(RECORDS FOR THE TASK Opens)

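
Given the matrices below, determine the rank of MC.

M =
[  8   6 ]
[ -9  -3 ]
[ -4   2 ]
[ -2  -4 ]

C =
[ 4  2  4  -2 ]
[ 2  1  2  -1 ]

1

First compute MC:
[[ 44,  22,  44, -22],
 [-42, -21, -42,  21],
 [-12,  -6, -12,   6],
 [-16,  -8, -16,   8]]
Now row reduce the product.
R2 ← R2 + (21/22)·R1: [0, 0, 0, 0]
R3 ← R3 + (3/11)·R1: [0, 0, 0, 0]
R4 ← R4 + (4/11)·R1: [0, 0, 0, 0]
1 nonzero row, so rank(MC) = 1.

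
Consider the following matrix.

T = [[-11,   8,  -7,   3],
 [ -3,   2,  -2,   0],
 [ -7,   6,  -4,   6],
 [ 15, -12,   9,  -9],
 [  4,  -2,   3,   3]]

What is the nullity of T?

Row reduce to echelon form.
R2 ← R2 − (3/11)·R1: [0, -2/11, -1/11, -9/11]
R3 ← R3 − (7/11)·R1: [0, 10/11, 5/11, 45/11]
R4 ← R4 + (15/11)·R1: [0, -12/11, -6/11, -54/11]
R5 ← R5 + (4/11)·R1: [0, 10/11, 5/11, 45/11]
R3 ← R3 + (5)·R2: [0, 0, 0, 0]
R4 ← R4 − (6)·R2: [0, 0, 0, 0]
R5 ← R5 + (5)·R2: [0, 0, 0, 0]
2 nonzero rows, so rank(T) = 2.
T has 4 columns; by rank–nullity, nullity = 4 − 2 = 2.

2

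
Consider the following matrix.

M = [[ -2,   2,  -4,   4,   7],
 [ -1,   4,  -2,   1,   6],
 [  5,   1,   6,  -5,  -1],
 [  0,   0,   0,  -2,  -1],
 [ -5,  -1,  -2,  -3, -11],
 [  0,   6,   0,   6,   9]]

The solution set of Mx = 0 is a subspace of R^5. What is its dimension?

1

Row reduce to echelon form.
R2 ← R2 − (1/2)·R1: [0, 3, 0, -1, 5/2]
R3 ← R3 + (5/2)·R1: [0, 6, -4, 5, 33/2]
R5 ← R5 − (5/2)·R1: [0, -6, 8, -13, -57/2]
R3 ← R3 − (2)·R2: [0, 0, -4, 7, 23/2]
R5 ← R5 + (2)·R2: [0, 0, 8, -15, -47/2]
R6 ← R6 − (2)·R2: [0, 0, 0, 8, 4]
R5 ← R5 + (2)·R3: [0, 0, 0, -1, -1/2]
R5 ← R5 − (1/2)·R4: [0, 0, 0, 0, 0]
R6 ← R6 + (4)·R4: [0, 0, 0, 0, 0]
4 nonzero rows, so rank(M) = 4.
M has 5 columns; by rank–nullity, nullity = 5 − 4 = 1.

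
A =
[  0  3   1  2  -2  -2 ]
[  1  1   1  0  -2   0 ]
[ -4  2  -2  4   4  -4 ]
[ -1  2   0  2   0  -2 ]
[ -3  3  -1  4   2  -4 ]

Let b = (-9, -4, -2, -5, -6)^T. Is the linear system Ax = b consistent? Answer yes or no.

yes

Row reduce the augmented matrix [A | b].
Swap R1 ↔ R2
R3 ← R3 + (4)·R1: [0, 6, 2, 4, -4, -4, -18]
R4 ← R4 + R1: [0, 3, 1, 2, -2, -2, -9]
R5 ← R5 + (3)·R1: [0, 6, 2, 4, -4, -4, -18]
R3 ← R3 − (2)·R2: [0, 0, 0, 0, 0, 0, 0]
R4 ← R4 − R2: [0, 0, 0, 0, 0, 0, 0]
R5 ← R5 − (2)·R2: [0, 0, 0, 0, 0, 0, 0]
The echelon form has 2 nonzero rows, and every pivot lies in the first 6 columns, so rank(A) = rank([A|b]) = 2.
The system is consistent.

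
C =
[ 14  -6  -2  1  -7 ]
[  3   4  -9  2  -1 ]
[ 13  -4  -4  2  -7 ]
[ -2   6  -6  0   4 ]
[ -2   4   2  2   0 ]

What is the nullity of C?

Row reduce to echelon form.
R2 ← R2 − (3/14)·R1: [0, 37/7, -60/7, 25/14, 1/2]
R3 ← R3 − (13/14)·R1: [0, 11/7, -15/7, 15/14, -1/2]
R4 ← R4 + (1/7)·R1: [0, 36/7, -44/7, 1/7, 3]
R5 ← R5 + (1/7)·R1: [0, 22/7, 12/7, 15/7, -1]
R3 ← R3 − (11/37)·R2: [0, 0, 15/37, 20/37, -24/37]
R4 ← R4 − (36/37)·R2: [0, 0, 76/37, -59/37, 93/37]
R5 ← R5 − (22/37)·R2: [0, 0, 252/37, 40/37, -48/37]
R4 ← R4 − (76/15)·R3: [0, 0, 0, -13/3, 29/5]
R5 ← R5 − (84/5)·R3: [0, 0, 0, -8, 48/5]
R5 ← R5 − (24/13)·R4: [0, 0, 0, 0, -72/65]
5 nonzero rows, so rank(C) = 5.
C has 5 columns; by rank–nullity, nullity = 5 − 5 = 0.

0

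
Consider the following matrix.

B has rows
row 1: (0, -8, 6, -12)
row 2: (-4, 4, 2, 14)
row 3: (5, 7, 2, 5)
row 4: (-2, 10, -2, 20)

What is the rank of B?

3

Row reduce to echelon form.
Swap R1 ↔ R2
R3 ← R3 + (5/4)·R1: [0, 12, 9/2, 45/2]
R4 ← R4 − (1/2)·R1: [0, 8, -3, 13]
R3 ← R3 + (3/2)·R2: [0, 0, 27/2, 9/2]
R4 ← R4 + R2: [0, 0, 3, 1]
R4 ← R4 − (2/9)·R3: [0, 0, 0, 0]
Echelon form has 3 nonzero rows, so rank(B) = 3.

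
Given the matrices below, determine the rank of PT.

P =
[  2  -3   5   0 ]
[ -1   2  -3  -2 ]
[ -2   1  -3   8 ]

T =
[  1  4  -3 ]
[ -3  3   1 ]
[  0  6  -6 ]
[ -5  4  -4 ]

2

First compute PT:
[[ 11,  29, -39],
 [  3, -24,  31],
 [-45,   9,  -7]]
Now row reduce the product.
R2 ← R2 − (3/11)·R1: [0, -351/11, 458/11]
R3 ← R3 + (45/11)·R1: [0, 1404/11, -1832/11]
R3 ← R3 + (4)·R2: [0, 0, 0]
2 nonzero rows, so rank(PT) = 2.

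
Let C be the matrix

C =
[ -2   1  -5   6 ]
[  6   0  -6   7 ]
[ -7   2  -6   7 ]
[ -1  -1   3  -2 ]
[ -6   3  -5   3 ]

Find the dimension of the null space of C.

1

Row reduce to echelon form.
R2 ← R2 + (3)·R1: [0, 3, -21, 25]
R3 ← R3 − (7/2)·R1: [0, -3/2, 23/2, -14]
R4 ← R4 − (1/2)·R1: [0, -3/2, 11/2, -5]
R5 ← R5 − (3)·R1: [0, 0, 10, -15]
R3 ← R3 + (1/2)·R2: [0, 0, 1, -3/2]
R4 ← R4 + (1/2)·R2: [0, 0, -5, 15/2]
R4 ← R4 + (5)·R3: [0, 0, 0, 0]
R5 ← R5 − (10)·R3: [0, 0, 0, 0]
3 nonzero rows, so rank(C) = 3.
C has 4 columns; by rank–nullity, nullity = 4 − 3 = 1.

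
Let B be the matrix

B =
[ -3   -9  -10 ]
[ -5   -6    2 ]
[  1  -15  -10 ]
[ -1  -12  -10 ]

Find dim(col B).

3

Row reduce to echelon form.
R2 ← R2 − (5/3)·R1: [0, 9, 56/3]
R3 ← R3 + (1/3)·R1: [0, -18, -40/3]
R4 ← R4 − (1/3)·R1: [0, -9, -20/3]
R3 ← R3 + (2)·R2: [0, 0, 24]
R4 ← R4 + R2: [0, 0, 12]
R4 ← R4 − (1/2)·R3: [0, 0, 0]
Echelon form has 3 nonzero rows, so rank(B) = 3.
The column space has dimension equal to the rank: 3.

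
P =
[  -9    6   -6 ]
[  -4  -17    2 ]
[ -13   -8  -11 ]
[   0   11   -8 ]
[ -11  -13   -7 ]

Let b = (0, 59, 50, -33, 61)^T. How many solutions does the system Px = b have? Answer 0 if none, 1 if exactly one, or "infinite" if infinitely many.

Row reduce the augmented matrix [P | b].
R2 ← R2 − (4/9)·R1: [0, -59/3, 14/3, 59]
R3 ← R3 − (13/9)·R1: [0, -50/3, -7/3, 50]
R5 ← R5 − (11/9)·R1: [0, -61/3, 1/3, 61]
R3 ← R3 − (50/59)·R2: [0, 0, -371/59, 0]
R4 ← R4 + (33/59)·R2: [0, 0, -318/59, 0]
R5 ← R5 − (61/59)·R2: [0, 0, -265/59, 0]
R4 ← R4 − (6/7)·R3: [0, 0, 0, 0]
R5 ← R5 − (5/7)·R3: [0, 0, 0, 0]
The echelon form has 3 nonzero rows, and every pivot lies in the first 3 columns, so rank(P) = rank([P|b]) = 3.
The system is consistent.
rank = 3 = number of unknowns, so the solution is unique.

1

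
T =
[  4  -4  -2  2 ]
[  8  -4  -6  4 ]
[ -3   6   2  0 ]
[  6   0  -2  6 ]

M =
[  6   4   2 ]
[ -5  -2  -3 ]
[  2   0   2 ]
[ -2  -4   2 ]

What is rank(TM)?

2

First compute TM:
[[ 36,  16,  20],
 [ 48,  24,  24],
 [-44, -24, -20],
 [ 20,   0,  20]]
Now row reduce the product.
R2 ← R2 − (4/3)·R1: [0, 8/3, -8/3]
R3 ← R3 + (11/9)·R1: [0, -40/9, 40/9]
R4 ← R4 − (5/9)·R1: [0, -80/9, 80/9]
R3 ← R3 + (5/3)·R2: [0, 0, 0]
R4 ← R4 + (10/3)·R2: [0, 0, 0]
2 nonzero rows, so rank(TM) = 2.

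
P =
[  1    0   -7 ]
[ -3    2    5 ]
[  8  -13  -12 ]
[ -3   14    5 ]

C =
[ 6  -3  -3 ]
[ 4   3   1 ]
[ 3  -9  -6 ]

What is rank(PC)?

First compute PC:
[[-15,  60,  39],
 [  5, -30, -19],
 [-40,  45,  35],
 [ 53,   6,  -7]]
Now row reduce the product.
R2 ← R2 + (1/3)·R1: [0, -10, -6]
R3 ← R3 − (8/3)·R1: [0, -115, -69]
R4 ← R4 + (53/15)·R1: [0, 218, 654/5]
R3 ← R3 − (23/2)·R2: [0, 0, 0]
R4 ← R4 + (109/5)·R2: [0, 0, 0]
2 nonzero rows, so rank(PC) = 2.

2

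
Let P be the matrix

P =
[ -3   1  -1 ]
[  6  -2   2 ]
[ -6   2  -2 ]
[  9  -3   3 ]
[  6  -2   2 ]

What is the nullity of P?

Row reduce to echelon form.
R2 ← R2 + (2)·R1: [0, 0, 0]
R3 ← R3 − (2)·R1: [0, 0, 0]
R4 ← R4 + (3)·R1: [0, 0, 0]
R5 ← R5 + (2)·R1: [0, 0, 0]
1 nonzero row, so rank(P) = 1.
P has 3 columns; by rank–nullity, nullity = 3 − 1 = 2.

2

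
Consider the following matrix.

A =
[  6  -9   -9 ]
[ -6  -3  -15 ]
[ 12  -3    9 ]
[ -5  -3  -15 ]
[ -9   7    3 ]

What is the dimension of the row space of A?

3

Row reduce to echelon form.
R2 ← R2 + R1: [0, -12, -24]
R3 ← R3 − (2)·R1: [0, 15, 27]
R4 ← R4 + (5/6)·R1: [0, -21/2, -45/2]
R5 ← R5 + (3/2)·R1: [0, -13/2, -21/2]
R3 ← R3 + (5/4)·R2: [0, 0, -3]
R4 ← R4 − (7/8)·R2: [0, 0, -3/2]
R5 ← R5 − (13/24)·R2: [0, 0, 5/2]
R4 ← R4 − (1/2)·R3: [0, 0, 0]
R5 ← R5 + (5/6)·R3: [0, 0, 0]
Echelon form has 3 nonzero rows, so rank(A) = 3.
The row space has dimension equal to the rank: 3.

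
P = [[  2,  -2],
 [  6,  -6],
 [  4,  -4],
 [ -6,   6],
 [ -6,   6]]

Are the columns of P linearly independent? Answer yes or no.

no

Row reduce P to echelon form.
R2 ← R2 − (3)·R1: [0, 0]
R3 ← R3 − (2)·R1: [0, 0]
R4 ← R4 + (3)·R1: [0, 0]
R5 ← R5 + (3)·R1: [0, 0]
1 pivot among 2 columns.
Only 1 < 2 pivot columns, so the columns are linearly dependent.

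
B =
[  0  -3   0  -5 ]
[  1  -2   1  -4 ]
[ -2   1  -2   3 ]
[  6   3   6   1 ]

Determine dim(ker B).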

(RECORDS FOR THE TASK Closes)

## WHAT YOU SHOULD DO
Should a line in the material contain "Given", copy it.

## ANSWER
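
Given the matrices below, determine the rank of MC.
Given the matrices below, determine the rank of PT.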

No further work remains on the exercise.